Exercise aim: For the listing below, give the number of lines that hold the string "this", without anything else.

· · · · ·

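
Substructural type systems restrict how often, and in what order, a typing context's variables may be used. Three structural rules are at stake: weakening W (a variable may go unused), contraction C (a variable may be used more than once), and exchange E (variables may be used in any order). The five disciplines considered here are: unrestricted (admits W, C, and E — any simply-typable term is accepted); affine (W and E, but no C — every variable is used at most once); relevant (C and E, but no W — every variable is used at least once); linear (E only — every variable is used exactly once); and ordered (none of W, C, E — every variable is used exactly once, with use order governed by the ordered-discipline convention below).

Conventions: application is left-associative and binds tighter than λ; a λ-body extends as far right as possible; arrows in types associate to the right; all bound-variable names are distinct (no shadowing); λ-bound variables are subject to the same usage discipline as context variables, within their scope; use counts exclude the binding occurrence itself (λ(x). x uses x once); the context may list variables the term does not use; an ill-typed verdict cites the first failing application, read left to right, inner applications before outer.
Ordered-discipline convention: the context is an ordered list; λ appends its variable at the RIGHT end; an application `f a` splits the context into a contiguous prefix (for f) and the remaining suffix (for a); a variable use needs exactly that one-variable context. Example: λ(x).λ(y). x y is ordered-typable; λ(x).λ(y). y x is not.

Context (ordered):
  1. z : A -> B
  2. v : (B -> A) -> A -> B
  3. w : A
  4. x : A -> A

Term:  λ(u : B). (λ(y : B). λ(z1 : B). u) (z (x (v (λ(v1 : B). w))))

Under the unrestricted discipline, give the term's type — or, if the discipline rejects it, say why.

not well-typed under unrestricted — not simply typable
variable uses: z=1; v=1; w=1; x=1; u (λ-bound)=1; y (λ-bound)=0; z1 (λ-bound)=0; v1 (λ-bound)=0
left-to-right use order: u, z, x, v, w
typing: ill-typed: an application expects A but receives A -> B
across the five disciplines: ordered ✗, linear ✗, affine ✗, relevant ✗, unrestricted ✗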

· · · · ·

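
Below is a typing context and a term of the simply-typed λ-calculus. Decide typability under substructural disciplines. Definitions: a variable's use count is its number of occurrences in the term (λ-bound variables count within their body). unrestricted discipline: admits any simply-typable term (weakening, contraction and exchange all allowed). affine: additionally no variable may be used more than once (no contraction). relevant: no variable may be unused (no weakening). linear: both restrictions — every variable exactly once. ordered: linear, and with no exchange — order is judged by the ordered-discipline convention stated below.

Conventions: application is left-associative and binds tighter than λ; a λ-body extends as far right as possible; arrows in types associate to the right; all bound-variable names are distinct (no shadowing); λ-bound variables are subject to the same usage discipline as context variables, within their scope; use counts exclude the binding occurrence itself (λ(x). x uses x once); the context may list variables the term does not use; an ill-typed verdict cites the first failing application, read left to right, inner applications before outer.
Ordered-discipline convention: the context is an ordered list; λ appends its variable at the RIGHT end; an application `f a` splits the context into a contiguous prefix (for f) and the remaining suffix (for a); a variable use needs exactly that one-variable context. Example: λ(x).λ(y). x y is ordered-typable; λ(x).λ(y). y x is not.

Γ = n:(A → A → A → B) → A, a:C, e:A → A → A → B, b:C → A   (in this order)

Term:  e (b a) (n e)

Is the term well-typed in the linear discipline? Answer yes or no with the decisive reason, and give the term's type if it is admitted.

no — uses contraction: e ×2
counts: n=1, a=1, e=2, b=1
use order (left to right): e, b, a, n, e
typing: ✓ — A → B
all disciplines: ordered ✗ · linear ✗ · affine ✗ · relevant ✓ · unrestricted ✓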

· · · · ·

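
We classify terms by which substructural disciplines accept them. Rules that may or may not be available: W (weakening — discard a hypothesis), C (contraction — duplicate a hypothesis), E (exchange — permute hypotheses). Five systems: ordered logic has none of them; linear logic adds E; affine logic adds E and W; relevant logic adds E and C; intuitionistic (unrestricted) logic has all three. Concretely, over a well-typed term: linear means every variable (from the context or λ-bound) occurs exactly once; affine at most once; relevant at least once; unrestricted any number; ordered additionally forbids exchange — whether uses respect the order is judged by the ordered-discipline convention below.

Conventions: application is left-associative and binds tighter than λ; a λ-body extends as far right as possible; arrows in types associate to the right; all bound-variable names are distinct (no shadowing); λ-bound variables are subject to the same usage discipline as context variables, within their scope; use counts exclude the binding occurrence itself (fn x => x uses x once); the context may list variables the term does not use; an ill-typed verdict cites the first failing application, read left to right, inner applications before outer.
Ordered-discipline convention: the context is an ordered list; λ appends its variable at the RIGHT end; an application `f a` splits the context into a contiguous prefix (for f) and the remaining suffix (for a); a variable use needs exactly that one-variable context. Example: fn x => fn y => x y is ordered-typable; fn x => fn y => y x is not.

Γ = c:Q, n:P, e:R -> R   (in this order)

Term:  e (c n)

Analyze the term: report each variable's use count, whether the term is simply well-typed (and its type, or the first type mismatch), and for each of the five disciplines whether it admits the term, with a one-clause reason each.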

· · · · ·

Your solution: 2